*WHAT YOU NEED TO DO*
Keep to one stretch of the data below, the lines from the one with "A population of 2900" up to and including the one with "29 | 7.74 |", and return that stretch exactly.

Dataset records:

____________________

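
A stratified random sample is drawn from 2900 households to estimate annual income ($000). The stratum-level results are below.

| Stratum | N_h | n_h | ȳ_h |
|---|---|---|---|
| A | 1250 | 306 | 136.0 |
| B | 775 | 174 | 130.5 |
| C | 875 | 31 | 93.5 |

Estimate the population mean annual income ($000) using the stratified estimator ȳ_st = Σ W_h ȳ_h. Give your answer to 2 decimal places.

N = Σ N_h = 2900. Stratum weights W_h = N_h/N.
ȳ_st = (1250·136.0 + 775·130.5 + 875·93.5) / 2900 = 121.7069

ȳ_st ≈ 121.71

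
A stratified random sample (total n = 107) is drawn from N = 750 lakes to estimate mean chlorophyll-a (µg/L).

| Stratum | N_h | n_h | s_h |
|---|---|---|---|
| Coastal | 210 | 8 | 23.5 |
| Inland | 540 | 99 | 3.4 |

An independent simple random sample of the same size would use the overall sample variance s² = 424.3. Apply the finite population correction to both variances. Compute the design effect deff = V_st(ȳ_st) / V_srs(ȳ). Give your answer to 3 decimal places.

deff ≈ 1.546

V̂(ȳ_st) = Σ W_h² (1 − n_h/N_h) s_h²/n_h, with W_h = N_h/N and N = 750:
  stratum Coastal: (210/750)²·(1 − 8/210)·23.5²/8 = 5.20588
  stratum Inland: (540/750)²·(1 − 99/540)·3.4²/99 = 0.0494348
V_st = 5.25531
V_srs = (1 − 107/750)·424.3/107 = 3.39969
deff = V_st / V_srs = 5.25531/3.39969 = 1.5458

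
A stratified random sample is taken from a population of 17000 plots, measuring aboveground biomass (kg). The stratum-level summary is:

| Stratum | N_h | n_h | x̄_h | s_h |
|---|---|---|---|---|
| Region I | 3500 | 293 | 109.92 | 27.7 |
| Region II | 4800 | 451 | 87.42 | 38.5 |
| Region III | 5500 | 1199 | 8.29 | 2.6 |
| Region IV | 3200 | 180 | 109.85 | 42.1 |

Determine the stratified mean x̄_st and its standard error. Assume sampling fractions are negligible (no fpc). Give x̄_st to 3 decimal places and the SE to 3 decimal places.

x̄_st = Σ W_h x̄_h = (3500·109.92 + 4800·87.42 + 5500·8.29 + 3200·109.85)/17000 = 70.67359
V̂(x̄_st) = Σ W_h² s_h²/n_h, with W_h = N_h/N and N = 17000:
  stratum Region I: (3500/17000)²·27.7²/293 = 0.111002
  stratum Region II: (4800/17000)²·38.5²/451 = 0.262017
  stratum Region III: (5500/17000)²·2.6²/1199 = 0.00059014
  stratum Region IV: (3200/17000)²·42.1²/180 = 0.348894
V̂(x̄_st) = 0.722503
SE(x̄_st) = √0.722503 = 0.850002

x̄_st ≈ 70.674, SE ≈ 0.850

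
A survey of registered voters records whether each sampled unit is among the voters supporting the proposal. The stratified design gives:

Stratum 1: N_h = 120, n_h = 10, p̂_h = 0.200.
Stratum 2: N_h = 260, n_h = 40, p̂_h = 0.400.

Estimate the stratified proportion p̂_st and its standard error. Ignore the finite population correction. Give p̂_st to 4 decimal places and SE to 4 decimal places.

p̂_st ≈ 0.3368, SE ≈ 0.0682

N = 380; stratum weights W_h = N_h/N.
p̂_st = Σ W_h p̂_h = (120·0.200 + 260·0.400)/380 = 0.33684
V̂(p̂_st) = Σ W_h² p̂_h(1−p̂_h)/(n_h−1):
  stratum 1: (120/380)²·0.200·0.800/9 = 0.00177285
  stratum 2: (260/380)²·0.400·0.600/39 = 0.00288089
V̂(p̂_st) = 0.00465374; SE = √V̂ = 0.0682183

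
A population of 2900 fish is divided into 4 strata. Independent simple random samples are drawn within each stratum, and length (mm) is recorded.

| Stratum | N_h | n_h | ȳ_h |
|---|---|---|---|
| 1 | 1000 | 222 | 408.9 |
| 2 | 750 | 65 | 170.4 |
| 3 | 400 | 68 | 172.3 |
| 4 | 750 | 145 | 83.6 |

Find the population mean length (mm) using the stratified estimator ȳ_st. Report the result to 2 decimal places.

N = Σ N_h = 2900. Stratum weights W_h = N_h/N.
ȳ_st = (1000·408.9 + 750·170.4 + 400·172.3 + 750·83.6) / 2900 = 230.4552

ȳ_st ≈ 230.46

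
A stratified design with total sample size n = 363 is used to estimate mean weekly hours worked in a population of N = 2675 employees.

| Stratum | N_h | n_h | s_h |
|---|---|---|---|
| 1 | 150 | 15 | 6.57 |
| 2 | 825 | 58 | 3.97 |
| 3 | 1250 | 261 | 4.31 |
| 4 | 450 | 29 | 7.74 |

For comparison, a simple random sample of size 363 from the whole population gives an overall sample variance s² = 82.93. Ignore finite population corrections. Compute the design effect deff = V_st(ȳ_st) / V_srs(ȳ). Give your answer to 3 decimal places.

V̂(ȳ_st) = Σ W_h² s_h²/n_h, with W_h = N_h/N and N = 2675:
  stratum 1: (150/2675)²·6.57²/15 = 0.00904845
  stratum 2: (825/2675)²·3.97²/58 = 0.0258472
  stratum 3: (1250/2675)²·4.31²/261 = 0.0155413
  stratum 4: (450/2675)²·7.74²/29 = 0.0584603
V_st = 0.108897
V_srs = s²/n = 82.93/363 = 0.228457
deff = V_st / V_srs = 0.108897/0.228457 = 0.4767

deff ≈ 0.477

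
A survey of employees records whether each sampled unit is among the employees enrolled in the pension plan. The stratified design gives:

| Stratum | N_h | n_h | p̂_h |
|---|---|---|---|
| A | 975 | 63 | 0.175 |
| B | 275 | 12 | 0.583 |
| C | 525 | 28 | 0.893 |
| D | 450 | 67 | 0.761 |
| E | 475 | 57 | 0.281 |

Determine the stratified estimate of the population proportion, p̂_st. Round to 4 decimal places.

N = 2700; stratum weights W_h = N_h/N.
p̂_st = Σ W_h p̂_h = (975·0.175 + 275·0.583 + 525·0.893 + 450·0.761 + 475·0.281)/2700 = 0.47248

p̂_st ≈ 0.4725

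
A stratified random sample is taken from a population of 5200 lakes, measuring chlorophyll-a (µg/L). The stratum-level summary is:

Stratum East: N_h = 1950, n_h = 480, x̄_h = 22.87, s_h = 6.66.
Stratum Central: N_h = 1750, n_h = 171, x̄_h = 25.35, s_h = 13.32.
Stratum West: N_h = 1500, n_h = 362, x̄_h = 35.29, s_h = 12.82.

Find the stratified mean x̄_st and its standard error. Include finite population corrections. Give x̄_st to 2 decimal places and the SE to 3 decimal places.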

____________________

*WRITTEN RESPONSE*
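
A population of 2900 fish is divided into 4 strata. Independent simple random samples are drawn within each stratum, and length (mm) is recorded.

| Stratum | N_h | n_h | ȳ_h |
|---|---|---|---|
| 1 | 1000 | 222 | 408.9 |
| 2 | 750 | 65 | 170.4 |
| 3 | 400 | 68 | 172.3 |
| 4 | 750 | 145 | 83.6 |

Find the population mean length (mm) using the stratified estimator ȳ_st. Report the result to 2 decimal places.

N = Σ N_h = 2900. Stratum weights W_h = N_h/N.
ȳ_st = (1000·408.9 + 750·170.4 + 400·172.3 + 750·83.6) / 2900 = 230.4552

ȳ_st ≈ 230.46

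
A stratified design with total sample size n = 363 is used to estimate mean weekly hours worked in a population of N = 2675 employees.

| Stratum | N_h | n_h | s_h |
|---|---|---|---|
| 1 | 150 | 15 | 6.57 |
| 2 | 825 | 58 | 3.97 |
| 3 | 1250 | 261 | 4.31 |
| 4 | 450 | 29 | 7.74 |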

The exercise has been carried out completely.